▸ **INSTRUCTIONS FOR THE TASK**
Up to and including the final line, retype each line of the records below, starting with the one that contains "Consider this scenario in a wireless".

*** Opening DATA SUPPLIED ***

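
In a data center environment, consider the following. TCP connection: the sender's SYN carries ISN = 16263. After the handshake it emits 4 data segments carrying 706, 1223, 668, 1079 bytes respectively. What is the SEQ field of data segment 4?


The SYN occupies sequence number ISN = 16263, so the first data byte is ISN + 1 = 16264.
SEQ of data segment i = (ISN + 1) + sum of payload sizes of segments 1..i-1.
Segment 1: SEQ = 16264, payload = 706 bytes
Segment 2: SEQ = 16970, payload = 1223 bytes
Segment 3: SEQ = 18193, payload = 668 bytes
Segment 4: SEQ = 18861, payload = 1079 bytes
SEQ of segment 4 = 16264 + 706 + 1223 + 668 = 18861

18861


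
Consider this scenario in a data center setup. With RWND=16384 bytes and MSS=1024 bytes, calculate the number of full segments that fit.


Given: RWND = 16384 bytes, MSS = 1024 bytes
Full segments = floor(RWND / MSS)
Full segments = floor(16384 / 1024)
Full segments = floor(16.0) = 16

16


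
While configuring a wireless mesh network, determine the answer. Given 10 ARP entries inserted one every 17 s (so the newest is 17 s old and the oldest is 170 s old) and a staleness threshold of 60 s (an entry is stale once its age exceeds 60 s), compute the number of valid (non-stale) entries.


Ages are k * 170/10 s for k = 1..10 (spacing = 17.0000 s).
Entry k is valid iff k * 170/10 <= 60 iff k <= 10 * 60 / 170 = 3.5294
n_valid = floor(3.5294) = 3
(n_stale = 10 - 3 = 7)

3


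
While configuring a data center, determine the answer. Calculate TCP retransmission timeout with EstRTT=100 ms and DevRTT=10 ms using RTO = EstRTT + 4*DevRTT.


Given: EstRTT = 100 ms, DevRTT = 10 ms
Timeout = EstRTT + 4 * DevRTT
4 * DevRTT = 4 * 10 = 40
Timeout = 100 + 40 = 140 ms

140


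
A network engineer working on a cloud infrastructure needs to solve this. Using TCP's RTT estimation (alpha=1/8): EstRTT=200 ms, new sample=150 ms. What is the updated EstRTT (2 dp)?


Given: EstRTT = 200 ms, SampleRTT = 150 ms, alpha = 1/8
New EstRTT = (1 - alpha) * EstRTT + alpha * SampleRTT
(7/8) * 200 = 175
(1/8) * 150 = 18.75
New EstRTT = 175 + 18.75 = 193.75 ms -> 193.75 ms (2 dp)

193.75


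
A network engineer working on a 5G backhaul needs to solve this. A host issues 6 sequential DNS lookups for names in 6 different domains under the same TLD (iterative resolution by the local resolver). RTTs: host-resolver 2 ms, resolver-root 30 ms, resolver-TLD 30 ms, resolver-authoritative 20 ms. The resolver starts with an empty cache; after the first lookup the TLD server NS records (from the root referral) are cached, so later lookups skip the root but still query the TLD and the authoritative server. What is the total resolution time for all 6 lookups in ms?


Lookup 1 (cold cache): local + root + TLD + auth = 2 + 30 + 30 + 20 = 82 ms
Lookups 2..6 (TLD NS cached -> skip root; new domain -> still ask TLD and auth): local + TLD + auth = 2 + 30 + 20 = 52 ms each
Remaining 5 lookups: 5 * 52 = 260 ms
Total = 82 + 260 = 342 ms

342


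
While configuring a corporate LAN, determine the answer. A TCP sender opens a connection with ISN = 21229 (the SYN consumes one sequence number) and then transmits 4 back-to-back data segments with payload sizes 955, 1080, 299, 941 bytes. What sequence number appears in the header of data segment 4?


The SYN occupies sequence number ISN = 21229, so the first data byte is ISN + 1 = 21230.
SEQ of data segment i = (ISN + 1) + sum of payload sizes of segments 1..i-1.
Segment 1: SEQ = 21230, payload = 955 bytes
Segment 2: SEQ = 22185, payload = 1080 bytes
Segment 3: SEQ = 23265, payload = 299 bytes
Segment 4: SEQ = 23564, payload = 941 bytes
SEQ of segment 4 = 21230 + 955 + 1080 + 299 = 23564

23564


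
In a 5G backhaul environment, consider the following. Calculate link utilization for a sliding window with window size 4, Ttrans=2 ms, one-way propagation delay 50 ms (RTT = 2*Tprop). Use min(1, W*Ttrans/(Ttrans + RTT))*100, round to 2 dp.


Given: W = 4, Ttrans = 2 ms, RTT = 100 ms (= 2 * Tprop, Tprop = 50 ms)
Cycle time = Ttrans + RTT = 2 + 100 = 102 ms (first packet sent until its ACK returns)
W * Ttrans = 4 * 2 = 8 ms of sending per cycle
W * Ttrans / (Ttrans + RTT) = 8 / 102 = 0.078431
U = min(1, 0.078431) = 0.078431
U% = 7.84%

7.84


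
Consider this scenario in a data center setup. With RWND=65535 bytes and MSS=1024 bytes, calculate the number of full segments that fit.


Given: RWND = 65535 bytes, MSS = 1024 bytes
Full segments = floor(RWND / MSS)
Full segments = floor(65535 / 1024)
Full segments = floor(63.999) = 63

63


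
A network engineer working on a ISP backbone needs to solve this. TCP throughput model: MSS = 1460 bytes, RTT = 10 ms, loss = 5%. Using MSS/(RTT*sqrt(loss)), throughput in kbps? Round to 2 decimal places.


Given: MSS = 1460 bytes, RTT = 10 ms, loss = 5%
RTT in seconds = 10 / 1000 = 0.01
Loss rate = 5% = 0.05
sqrt(loss) = sqrt(0.05) = 0.223606797750
Throughput (bytes/s) = 1460 / (0.01 * 0.223606797750) = 652931.8494
Throughput (kbps) = 652931.8494 * 8 / 1000 = 5223.454795 -> 5223.45 kbps (2 dp)

5223.45


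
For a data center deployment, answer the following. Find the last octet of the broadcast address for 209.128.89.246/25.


Given: IP = 209.128.89.246, prefix = /25
Host bits = 32 - 25 = 7
Network last octet = 246 AND mask = 128
Host part size = 2^7 - 1 = 127
Broadcast last octet = 128 OR 127 = 255

255


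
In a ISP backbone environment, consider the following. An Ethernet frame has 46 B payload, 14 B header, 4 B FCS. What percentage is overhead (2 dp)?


Given: payload = 46 B, header = 14 B, trailer = 4 B
Overhead bytes = header + trailer = 14 + 4 = 18
Total frame = payload + overhead = 46 + 18 = 64
Overhead % = 18 / 64 * 100 = 28.1250% -> 28.13% (2 dp)

28.13


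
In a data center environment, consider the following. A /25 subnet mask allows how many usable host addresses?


Given: subnet mask /25
Host bits = 32 - 25 = 7
Total addresses = 2^7 = 128
Usable hosts = 128 - 2 (network + broadcast) = 126

126


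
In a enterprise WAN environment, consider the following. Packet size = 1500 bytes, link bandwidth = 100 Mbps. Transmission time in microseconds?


Given: packet = 1500 bytes, bandwidth = 100 Mbps
Packet in bits = 1500 * 8 = 12000 bits
Bandwidth = 100 * 10^6 = 100000000 bps
Time = 12000 / 100000000 seconds
Time in us = 12000 * 10^6 / 100000000 = 120

120


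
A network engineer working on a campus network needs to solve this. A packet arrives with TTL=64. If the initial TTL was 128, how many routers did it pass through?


Given: initial TTL = 128, received TTL = 64
Hops = initial TTL - received TTL
Hops = 128 - 64 = 64

64


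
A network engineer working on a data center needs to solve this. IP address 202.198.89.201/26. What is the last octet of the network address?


Given: IP = 202.198.89.201, prefix = /26
Subnet mask = 255.255.255.192
Last octet of IP: 201
Last octet of mask: 192
Network last octet = 201 AND 192 = 192

192


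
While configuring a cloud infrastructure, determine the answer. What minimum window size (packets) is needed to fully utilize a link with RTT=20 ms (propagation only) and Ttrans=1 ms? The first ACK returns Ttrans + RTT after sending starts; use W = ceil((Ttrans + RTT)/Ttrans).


Given: Ttrans = 1 ms, RTT = 20 ms (= 2 * Tprop, Tprop = 10 ms)
Time until first ACK returns = Ttrans + RTT = 1 + 20 = 21 ms
Need W * Ttrans >= Ttrans + RTT  ->  W >= (Ttrans + RTT) / Ttrans
(Ttrans + RTT) / Ttrans = 21 / 1 = 21
W_min = ceil(21) = 21

21


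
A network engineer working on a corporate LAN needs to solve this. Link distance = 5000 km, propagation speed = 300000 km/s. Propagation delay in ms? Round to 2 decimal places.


Given: distance = 5000 km, speed = 300000 km/s
Delay = distance / speed = 5000 / 300000 seconds
Delay in ms = 5000 * 1000 / 300000
Delay = 16.6667 ms
Rounded to 2 dp = 16.67 ms

16.67


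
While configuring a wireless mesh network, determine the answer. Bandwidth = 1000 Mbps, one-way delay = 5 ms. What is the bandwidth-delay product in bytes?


Given: bandwidth = 1000 Mbps, delay = 5 ms
BDP in bits = 1000 * 10^6 * 5 / 1000
BDP in bits = 5000000
BDP in bytes = 5000000 / 8 = 625000

625000


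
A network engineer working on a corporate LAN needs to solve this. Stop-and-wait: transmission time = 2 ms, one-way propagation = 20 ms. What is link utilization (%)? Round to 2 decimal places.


Given: Ttrans = 2 ms, Tprop = 20 ms
RTT = 2 * Tprop = 2 * 20 = 40 ms
U = Ttrans / (Ttrans + RTT)
U = 2 / (2 + 40)
U = 2 / 42 = 0.047619
U% = 4.76%

4.76


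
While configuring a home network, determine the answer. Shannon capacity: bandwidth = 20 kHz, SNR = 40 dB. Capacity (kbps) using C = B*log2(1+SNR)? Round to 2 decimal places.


Given: B = 20 kHz, SNR = 40 dB
SNR linear = 10^(40/10) = 10000
1 + SNR = 10001
log2(10001) = 13.2878566418
C = 20 * 1000 * 13.2878566418 = 265757.1328 bps
C = 265.757133 kbps -> 265.76 kbps (2 dp)

265.76


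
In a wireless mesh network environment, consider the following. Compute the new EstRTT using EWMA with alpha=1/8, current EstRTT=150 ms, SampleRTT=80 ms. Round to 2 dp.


Given: EstRTT = 150 ms, SampleRTT = 80 ms, alpha = 1/8
New EstRTT = (1 - alpha) * EstRTT + alpha * SampleRTT
(7/8) * 150 = 131.25
(1/8) * 80 = 10
New EstRTT = 131.25 + 10 = 141.25 ms -> 141.25 ms (2 dp)

141.25


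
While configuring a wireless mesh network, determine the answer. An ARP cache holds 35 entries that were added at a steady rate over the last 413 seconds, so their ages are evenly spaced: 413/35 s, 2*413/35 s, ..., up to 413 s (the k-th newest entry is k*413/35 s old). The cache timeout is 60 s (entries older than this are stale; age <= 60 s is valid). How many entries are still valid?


Ages are k * 413/35 s for k = 1..35 (spacing = 11.8000 s).
Entry k is valid iff k * 413/35 <= 60 iff k <= 35 * 60 / 413 = 5.0847
n_valid = floor(5.0847) = 5
(n_stale = 35 - 5 = 30)

5


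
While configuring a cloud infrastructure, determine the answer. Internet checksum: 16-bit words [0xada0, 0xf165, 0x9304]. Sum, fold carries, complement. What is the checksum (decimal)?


Given words: [0xada0, 0xf165, 0x9304]
Step 1: Sum all words
Raw sum = 44448 + 61797 + 37636 = 143881
Step 2: Fold carry: (12809 + 2) = 12811
One's complement = ~12811 & 0xFFFF = 52724

52724


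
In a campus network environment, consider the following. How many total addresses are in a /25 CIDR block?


Given: CIDR prefix /25
Host bits = 32 - 25 = 7
Total addresses = 2^7 = 128

128


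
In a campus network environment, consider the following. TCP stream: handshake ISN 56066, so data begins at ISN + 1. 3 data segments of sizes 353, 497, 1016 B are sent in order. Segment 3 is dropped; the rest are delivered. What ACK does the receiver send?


SYN uses sequence number 56066; first data byte = ISN + 1 = 56067.
Segment 1: SEQ = 56067, len = 353 B, covers [56067, 56419]
Segment 2: SEQ = 56420, len = 497 B, covers [56420, 56916]
Segment 3: SEQ = 56917, len = 1016 B, covers [56917, 57932] [LOST]
In-order data received: bytes [56067, 56916] (segments 1..2).
Segment 3 missing -> gap begins at byte 56917.
Cumulative ACK = next expected in-order byte = 56067 + 353 + 497 = 56917

56917


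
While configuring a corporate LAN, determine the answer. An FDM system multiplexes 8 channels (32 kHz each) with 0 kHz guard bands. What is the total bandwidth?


Given: 8 channels, 32 kHz each, guard = 0 kHz
Channel bandwidth = 8 * 32 = 256 kHz
Guard bands = 7 gaps * 0 kHz = 0 kHz
Total = 256 + 0 = 256 kHz

256


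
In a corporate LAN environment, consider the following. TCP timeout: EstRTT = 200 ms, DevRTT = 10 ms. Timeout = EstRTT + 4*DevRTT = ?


Given: EstRTT = 200 ms, DevRTT = 10 ms
Timeout = EstRTT + 4 * DevRTT
4 * DevRTT = 4 * 10 = 40
Timeout = 200 + 40 = 240 ms

240


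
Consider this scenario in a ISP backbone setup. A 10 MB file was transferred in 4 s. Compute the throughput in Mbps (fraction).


Given: file = 10 MB, time = 4 s
File in Mb = 10 * 8 = 80 Mb
Throughput = 80 / 4 Mbps
Throughput = 20 Mbps

20


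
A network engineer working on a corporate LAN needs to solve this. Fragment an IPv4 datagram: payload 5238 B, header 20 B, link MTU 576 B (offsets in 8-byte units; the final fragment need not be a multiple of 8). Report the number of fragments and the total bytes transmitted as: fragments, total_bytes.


Max data per non-final fragment = floor((MTU - header)/8)*8 = floor((576 - 20)/8)*8 = floor(556/8)*8 = 552 B
Final fragment needs no 8-byte alignment: it can carry up to MTU - header = 556 B
Non-final fragments needed = ceil((payload - 556) / 552) = ceil(4682/552) = ceil(8.4819) = 9
Number of fragments = 9 + 1 = 10
Fragment sizes (data): 9 * 552 B + 270 B (last, 270 <= 556 OK)
Total bytes sent = payload + n_frags * header = 5238 + 10*20 = 5238 + 200 = 5438 B

10, 5438


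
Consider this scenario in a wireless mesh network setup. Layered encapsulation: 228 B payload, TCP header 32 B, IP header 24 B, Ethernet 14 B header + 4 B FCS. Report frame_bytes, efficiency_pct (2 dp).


TCP segment = 228 + 32 = 260 B
IP packet = 260 + 24 = 284 B
Ethernet frame = 284 + 14 + 4 = 302 B
Efficiency = app / frame = 228 / 302 = 0.754967 = 75.4967% -> 75.50% (2 dp)

302, 75.50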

*** Closing DATA SUPPLIED ***

▸ **RESPONSE AREA**
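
Consider this scenario in a wireless mesh network setup. Layered encapsulation: 228 B payload, TCP header 32 B, IP header 24 B, Ethernet 14 B header + 4 B FCS. Report frame_bytes, efficiency_pct (2 dp).


TCP segment = 228 + 32 = 260 B
IP packet = 260 + 24 = 284 B
Ethernet frame = 284 + 14 + 4 = 302 B
Efficiency = app / frame = 228 / 302 = 0.754967 = 75.4967% -> 75.50% (2 dp)

302, 75.50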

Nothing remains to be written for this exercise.